Directions => Your task is to quote the listing below exactly, beginning with its first line and ending on the line bearing "Iteratively Factor: q^2".

■ ■ ■ ■ ■ ■ ■

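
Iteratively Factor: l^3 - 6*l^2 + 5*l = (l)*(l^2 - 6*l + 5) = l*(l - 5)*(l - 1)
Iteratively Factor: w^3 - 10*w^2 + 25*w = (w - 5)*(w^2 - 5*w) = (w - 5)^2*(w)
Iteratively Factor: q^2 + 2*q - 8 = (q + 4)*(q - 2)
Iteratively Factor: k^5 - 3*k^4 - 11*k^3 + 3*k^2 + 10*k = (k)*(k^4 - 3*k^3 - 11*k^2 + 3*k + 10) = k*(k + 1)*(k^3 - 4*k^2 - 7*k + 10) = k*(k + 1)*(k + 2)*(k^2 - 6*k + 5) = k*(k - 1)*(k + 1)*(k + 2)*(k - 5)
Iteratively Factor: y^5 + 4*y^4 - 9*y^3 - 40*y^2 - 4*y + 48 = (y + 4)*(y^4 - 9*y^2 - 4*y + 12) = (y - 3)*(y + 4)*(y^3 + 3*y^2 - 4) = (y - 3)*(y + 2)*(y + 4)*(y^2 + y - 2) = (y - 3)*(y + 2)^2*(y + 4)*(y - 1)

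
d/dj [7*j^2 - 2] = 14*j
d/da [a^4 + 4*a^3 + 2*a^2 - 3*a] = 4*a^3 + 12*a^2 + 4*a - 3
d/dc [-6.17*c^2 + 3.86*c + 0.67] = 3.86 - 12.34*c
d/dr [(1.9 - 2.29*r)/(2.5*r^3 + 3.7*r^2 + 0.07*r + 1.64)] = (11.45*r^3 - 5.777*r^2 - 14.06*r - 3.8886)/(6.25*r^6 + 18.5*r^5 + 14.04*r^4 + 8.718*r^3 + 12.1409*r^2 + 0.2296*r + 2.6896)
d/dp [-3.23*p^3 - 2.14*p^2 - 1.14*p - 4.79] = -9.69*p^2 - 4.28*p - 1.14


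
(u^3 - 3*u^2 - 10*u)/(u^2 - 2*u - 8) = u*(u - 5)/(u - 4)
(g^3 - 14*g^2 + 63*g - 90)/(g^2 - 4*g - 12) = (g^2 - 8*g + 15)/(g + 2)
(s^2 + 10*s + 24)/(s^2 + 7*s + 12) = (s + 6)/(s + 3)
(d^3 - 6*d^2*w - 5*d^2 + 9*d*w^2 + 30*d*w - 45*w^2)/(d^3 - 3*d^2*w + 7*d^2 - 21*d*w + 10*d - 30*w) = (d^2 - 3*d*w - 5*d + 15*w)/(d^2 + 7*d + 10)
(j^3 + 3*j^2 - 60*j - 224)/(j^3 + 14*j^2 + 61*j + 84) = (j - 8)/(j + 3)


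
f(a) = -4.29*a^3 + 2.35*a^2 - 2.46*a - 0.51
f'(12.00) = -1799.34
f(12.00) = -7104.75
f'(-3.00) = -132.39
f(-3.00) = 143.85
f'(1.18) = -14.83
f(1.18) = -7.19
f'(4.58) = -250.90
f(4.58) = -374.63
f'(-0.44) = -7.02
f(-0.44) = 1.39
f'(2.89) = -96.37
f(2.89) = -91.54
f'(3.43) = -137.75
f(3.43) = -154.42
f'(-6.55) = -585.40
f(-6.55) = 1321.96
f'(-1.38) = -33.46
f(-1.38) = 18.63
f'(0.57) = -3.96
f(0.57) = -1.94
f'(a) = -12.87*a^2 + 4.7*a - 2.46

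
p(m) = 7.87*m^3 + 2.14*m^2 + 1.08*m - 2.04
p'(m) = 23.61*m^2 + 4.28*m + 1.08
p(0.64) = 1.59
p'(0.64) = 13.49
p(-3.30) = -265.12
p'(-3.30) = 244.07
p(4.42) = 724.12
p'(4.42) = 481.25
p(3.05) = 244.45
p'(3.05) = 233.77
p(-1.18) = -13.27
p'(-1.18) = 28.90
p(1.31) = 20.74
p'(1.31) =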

■ ■ ■ ■ ■ ■ ■

Answer to this problem =>
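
Iteratively Factor: l^3 - 6*l^2 + 5*l = (l)*(l^2 - 6*l + 5) = l*(l - 5)*(l - 1)
Iteratively Factor: w^3 - 10*w^2 + 25*w = (w - 5)*(w^2 - 5*w) = (w - 5)^2*(w)
Iteratively Factor: q^2 + 2*q - 8 = (q + 4)*(q - 2)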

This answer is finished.